• _Aim of the task_: Provide again, from the entries below, every line from the one containing "A government bond" through the one containing "Bond P offers", exactly as written, and no other line.

• _Supplied records_:
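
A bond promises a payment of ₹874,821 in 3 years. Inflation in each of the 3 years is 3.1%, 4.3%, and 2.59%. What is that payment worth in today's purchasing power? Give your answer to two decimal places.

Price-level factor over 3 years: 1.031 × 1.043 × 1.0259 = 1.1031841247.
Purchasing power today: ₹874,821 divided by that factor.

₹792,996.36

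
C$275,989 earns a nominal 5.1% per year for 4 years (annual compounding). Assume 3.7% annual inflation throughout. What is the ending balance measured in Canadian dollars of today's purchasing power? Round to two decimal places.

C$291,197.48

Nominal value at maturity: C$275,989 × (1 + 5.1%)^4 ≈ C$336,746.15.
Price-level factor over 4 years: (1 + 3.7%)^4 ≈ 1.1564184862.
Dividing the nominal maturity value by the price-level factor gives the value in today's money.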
---
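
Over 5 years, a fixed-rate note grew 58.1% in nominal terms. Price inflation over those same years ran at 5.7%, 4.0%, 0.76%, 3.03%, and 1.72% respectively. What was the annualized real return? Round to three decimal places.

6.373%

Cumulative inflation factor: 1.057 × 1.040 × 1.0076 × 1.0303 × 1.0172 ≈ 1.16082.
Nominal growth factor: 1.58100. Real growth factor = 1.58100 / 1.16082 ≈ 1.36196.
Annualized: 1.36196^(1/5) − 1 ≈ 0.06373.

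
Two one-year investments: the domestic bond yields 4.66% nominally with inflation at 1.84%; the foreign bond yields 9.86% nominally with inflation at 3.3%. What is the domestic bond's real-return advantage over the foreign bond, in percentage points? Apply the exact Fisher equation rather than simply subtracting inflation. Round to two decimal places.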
---
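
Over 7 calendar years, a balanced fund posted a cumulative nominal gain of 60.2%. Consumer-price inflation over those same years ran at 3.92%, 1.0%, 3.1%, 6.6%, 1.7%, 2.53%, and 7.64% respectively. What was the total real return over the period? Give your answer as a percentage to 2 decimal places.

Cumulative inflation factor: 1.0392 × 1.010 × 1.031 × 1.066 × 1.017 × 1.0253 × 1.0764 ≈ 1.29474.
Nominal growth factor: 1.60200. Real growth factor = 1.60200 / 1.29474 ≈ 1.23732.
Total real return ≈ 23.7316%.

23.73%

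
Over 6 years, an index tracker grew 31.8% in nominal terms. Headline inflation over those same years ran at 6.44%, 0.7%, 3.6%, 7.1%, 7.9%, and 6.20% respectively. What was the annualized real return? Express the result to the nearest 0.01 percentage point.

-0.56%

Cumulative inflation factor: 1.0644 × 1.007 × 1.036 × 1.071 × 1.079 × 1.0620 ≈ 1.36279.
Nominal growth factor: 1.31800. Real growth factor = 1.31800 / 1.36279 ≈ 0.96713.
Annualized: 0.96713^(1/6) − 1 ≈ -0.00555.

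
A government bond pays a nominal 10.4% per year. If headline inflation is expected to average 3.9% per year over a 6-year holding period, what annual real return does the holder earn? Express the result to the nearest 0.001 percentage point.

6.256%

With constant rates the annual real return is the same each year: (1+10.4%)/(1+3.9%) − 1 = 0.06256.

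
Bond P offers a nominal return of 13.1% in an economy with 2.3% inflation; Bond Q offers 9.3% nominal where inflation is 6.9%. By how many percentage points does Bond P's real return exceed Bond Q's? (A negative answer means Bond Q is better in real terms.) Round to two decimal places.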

• _Answer area_:
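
A government bond pays a nominal 10.4% per year. If headline inflation is expected to average 3.9% per year over a 6-year holding period, what annual real return does the holder earn? Express the result to the nearest 0.001 percentage point.

6.256%

With constant rates the annual real return is the same each year: (1+10.4%)/(1+3.9%) − 1 = 0.06256.

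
Bond P offers a nominal return of 13.1% in an economy with 2.3% inflation; Bond Q offers 9.3% nominal where inflation is 6.9%. By how many percentage points does Bond P's real return exceed Bond Q's? (A negative answer means Bond Q is better in real terms.) Round to two decimal places.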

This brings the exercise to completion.